Dataset entries:
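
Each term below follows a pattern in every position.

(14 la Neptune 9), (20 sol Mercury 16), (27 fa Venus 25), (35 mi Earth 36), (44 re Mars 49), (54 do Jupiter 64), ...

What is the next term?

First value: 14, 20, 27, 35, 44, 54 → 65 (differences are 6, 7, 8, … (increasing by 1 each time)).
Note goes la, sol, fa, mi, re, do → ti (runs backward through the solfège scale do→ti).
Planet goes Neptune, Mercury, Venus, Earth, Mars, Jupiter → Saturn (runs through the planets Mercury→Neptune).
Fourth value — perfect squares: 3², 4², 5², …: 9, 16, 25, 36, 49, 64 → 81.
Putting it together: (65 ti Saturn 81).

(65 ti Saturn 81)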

-- What to produce --
Write out all of the records word for word.

-- Solution below --
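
Each term below follows a pattern in every position.

(14 la Neptune 9), (20 sol Mercury 16), (27 fa Venus 25), (35 mi Earth 36), (44 re Mars 49), (54 do Jupiter 64), ...

What is the next term?

First value: 14, 20, 27, 35, 44, 54 → 65 (differences are 6, 7, 8, … (increasing by 1 each time)).
Note goes la, sol, fa, mi, re, do → ti (runs backward through the solfège scale do→ti).
Planet goes Neptune, Mercury, Venus, Earth, Mars, Jupiter → Saturn (runs through the planets Mercury→Neptune).
Fourth value — perfect squares: 3², 4², 5², …: 9, 16, 25, 36, 49, 64 → 81.
Putting it together: (65 ti Saturn 81).

(65 ti Saturn 81)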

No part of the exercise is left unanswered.